▸ **Exercise details**
No record may be omitted; give all of them again exactly.

▸ **Data listing**
=== Begin Enclosure ===

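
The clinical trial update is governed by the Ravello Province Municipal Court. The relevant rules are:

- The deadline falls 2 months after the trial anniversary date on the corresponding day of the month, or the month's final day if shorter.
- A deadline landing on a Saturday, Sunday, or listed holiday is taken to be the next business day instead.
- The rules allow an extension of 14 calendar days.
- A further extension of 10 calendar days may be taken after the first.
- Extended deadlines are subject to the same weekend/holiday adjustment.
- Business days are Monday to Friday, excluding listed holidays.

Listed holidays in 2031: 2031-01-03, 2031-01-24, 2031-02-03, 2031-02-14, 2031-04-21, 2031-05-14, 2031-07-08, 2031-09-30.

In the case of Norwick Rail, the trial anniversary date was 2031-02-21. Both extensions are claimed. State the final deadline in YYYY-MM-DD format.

Moving 2 months forward from 2031-02-21 on the corresponding day gives 2031-04-21.
2031-04-21 is a listed holiday; the next business day is 2031-04-22 (Tuesday).
Applying the 14-calendar-day extension: 2031-04-22 + 14 days = 2031-05-06.
Since 2031-05-06 is a Tuesday and not a holiday, the date is unchanged.
The 10-calendar-day extension moves the deadline from 2031-05-06 to 2031-05-16.
2031-05-16 is a Friday and not a listed holiday, so it stands.
Deadline: 2031-05-16.

2031-05-16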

=== End Enclosure ===

▸ **Your solution**
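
The clinical trial update is governed by the Ravello Province Municipal Court. The relevant rules are:

- The deadline falls 2 months after the trial anniversary date on the corresponding day of the month, or the month's final day if shorter.
- A deadline landing on a Saturday, Sunday, or listed holiday is taken to be the next business day instead.
- The rules allow an extension of 14 calendar days.
- A further extension of 10 calendar days may be taken after the first.
- Extended deadlines are subject to the same weekend/holiday adjustment.
- Business days are Monday to Friday, excluding listed holidays.

Listed holidays in 2031: 2031-01-03, 2031-01-24, 2031-02-03, 2031-02-14, 2031-04-21, 2031-05-14, 2031-07-08, 2031-09-30.

In the case of Norwick Rail, the trial anniversary date was 2031-02-21. Both extensions are claimed. State the final deadline in YYYY-MM-DD format.

Moving 2 months forward from 2031-02-21 on the corresponding day gives 2031-04-21.
2031-04-21 is a listed holiday; the next business day is 2031-04-22 (Tuesday).
Applying the 14-calendar-day extension: 2031-04-22 + 14 days = 2031-05-06.
Since 2031-05-06 is a Tuesday and not a holiday, the date is unchanged.
The 10-calendar-day extension moves the deadline from 2031-05-06 to 2031-05-16.
2031-05-16 is a Friday and not a listed holiday, so it stands.
Deadline: 2031-05-16.

2031-05-16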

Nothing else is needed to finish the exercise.